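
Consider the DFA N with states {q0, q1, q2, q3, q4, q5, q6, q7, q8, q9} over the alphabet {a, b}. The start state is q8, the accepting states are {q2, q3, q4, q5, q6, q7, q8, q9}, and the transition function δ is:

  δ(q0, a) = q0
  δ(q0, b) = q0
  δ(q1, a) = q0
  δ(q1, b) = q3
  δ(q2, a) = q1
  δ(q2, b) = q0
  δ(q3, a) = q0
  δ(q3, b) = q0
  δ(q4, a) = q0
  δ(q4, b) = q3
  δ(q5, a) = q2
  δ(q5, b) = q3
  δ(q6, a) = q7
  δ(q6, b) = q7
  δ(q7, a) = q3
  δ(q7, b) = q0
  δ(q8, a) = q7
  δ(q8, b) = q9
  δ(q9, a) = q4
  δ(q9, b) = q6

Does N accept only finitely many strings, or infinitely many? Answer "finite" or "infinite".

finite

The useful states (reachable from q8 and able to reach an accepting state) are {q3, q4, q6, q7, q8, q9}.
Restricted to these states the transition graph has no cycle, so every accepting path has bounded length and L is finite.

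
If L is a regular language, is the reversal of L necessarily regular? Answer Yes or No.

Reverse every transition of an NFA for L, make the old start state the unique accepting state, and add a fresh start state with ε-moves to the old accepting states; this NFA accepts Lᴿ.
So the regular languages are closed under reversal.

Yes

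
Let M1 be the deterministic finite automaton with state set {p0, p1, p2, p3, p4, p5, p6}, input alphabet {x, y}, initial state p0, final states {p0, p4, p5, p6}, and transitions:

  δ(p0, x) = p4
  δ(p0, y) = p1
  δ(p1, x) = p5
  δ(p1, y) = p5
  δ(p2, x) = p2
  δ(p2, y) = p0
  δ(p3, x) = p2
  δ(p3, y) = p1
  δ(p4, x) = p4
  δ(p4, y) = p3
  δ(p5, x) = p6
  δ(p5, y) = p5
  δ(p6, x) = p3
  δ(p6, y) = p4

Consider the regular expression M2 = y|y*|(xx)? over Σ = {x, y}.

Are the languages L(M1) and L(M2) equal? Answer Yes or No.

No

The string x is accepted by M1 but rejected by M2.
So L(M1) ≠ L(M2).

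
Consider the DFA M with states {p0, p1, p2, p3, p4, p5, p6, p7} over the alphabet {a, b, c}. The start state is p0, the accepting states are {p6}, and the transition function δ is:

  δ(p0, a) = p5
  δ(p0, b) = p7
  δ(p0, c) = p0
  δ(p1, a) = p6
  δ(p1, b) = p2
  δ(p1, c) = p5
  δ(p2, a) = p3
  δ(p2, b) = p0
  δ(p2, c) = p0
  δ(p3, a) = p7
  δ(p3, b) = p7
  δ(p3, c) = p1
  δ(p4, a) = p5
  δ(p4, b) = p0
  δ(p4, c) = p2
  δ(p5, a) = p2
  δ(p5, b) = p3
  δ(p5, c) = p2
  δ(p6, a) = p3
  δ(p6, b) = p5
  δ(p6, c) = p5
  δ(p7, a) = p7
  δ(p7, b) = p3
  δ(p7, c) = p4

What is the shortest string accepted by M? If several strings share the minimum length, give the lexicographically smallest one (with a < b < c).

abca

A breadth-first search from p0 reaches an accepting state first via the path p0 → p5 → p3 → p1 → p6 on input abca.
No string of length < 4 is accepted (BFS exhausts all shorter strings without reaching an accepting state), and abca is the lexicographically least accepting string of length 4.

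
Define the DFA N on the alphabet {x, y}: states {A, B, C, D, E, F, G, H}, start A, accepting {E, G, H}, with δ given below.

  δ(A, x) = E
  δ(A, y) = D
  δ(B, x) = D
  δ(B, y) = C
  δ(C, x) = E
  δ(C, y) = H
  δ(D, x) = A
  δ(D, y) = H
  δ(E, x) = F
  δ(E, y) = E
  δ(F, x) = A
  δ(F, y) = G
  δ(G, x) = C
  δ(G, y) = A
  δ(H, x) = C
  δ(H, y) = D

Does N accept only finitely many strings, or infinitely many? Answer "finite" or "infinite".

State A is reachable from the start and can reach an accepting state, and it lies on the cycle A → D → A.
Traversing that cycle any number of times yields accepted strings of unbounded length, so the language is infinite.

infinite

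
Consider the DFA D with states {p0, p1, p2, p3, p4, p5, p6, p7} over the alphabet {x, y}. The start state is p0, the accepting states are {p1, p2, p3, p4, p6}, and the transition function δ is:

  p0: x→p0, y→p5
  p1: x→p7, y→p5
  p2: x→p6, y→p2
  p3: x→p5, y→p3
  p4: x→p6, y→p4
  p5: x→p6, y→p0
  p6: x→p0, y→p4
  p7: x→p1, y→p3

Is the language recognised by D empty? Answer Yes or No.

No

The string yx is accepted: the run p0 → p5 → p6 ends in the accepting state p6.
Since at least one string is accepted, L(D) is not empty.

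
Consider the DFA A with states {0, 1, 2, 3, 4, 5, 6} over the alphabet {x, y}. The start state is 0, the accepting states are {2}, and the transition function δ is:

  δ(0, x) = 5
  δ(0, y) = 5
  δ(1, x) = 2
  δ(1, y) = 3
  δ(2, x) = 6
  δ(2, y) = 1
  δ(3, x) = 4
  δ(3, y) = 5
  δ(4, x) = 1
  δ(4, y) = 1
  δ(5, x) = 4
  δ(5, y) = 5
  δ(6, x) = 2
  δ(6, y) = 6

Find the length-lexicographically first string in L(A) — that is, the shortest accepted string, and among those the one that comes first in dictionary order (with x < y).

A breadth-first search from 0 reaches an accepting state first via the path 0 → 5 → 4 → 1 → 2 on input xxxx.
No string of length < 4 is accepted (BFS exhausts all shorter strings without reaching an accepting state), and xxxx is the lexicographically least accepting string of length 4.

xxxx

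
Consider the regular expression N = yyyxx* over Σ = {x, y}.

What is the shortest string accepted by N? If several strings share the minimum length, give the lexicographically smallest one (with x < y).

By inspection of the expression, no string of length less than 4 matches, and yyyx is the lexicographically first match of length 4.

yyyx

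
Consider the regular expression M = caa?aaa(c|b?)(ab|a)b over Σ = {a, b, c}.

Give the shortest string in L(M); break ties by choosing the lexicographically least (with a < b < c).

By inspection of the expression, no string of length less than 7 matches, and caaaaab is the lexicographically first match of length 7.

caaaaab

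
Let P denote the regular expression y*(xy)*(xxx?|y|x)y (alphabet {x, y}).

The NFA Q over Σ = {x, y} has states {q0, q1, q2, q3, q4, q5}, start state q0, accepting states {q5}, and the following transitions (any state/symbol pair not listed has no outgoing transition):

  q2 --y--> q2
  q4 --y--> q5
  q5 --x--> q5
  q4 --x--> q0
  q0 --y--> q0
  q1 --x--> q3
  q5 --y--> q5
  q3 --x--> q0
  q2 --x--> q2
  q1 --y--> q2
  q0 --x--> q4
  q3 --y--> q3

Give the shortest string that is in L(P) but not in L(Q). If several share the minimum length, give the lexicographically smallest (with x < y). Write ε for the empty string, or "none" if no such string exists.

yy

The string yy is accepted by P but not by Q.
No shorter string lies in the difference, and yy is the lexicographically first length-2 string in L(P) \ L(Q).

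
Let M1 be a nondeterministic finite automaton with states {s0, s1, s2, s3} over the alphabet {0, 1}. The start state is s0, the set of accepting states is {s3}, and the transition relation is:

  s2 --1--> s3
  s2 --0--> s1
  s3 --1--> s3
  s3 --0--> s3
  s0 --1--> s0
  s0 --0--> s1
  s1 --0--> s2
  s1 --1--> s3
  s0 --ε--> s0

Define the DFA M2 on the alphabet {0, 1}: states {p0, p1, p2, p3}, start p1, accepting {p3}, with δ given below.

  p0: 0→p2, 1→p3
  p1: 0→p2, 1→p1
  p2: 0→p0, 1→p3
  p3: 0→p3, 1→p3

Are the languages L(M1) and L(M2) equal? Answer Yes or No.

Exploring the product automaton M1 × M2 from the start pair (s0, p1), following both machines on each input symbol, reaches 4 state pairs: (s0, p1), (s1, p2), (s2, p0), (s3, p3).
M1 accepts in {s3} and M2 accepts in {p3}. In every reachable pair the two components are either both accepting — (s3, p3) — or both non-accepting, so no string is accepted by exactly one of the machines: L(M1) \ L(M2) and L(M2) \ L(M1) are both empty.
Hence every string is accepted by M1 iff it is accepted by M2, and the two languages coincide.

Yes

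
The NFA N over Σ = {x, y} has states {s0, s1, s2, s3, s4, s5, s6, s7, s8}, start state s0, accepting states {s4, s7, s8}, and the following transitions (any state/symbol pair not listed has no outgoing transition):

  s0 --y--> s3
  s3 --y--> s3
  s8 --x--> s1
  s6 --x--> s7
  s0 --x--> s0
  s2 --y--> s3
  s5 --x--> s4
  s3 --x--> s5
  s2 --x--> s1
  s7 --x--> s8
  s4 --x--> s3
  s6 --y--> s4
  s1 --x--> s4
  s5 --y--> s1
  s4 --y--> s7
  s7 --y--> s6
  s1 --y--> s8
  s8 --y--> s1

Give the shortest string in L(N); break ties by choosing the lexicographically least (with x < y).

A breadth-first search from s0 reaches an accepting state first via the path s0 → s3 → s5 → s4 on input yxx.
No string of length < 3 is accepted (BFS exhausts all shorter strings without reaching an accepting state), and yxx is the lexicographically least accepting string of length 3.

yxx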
==
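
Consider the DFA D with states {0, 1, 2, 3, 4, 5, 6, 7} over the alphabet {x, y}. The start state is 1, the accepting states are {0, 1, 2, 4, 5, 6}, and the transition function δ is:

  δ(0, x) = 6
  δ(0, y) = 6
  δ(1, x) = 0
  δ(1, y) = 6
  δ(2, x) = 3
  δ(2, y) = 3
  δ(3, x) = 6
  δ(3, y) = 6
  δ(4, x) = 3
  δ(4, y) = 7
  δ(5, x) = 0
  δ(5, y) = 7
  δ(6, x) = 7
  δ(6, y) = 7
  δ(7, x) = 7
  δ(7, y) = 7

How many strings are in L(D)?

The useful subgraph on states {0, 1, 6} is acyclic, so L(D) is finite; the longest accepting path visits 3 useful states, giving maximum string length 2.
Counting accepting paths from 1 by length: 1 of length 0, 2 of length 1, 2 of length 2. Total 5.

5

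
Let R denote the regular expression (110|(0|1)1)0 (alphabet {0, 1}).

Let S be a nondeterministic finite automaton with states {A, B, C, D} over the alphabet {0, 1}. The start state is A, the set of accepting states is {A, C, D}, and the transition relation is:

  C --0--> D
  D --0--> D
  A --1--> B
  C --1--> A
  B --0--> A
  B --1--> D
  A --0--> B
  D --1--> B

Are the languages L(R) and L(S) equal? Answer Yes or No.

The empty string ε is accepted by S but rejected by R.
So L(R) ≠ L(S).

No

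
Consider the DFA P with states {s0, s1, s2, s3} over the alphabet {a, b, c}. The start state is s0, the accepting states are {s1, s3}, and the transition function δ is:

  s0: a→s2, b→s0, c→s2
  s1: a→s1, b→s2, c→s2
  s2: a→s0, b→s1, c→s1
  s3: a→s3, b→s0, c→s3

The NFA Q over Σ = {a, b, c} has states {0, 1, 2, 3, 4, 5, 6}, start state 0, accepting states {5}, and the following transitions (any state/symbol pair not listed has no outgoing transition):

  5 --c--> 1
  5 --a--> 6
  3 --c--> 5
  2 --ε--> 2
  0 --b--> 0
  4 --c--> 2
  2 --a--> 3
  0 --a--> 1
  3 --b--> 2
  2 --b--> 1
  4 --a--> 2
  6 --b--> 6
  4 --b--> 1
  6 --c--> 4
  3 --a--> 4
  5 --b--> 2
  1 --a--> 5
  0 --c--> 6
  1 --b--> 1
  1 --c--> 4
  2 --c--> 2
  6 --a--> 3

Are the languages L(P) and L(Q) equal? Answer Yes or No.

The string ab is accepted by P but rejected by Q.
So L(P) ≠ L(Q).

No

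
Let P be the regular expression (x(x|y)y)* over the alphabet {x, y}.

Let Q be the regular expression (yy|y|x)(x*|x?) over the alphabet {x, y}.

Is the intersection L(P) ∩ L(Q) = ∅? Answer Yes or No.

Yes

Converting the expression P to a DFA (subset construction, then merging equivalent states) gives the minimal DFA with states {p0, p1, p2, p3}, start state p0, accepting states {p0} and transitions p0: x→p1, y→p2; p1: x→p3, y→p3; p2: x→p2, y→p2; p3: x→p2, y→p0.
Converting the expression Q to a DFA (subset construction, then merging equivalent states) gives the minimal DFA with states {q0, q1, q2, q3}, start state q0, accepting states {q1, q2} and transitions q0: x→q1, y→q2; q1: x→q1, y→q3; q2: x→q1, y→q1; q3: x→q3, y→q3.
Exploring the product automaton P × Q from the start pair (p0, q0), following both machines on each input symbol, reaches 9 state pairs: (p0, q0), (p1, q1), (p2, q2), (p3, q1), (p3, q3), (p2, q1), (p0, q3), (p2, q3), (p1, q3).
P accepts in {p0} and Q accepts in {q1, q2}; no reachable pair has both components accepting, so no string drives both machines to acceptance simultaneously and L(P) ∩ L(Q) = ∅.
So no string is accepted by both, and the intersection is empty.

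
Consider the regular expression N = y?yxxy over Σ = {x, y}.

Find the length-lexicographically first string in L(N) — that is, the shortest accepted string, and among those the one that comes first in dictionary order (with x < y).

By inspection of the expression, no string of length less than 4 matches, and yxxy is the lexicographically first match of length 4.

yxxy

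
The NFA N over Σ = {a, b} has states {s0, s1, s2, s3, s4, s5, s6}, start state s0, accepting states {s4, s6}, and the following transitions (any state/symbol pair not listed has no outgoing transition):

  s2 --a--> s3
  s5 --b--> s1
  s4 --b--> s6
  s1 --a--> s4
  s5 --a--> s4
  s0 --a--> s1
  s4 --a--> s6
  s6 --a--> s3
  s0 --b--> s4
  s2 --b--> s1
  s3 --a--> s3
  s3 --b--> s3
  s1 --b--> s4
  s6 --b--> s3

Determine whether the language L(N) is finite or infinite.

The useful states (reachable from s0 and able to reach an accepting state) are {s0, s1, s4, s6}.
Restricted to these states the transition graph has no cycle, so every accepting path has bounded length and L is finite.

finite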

* [Problem statement]: Please copy, exactly as written, every line in the listing above from the line with "δ(p0, c) = p0" up to and including the line with "δ(p6, a) = p3".

* [Response box]:
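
  δ(p0, c) = p0
  δ(p1, a) = p6
  δ(p1, b) = p2
  δ(p1, c) = p5
  δ(p2, a) = p3
  δ(p2, b) = p0
  δ(p2, c) = p0
  δ(p3, a) = p7
  δ(p3, b) = p7
  δ(p3, c) = p1
  δ(p4, a) = p5
  δ(p4, b) = p0
  δ(p4, c) = p2
  δ(p5, a) = p2
  δ(p5, b) = p3
  δ(p5, c) = p2
  δ(p6, a) = p3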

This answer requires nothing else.